# Work required:
Report each line of the records where "results" occurs.

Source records
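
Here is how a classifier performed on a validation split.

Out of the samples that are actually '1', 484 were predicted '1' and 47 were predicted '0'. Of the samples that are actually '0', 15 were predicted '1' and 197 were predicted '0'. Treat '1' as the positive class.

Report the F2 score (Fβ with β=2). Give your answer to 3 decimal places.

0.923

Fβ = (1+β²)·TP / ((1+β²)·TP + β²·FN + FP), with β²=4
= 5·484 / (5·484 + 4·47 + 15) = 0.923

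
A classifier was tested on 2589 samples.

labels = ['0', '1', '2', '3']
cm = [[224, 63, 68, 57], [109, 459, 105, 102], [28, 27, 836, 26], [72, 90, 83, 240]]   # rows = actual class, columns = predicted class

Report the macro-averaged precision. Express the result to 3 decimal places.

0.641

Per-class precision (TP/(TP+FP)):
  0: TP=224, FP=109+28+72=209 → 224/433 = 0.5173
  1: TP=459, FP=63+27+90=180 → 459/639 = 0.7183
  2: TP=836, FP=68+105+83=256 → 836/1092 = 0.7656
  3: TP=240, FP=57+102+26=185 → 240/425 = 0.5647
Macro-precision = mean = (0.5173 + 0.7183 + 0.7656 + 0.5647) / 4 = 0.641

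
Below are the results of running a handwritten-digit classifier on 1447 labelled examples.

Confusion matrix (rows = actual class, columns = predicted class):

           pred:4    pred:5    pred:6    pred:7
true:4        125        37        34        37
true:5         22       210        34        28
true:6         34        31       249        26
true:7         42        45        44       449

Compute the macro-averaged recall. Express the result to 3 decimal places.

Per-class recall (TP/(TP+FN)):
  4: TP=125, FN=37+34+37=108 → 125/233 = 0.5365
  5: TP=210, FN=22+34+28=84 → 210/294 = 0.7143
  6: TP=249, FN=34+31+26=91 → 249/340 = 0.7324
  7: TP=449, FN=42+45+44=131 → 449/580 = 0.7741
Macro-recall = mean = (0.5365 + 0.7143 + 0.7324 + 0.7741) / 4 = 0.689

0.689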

---

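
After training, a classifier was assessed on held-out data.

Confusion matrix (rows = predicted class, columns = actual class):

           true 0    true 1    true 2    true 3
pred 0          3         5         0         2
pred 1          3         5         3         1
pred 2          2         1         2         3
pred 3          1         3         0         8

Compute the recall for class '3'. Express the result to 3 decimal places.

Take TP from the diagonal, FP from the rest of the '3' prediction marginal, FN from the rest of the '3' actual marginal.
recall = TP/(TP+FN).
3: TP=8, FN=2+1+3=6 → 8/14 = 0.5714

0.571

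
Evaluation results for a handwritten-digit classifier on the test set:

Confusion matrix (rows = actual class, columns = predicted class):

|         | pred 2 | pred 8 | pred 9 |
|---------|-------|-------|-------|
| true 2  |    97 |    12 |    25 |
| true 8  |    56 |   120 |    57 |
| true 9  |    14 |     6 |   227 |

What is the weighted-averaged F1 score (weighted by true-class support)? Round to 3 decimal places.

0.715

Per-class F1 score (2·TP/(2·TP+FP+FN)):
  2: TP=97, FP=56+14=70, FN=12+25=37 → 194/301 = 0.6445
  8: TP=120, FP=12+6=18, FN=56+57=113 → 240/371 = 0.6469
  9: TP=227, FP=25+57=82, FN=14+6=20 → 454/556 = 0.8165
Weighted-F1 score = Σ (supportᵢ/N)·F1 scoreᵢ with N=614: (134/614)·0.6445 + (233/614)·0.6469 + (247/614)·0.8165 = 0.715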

* * *

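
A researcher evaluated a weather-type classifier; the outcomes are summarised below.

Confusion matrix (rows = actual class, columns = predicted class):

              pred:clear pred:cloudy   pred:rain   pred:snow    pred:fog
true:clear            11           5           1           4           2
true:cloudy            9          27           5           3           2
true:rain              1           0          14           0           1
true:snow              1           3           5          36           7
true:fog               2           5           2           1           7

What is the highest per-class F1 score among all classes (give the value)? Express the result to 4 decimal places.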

# Response for this exercise:
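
Below are the results of running a handwritten-digit classifier on 1447 labelled examples.
Evaluation results for a handwritten-digit classifier on the test set: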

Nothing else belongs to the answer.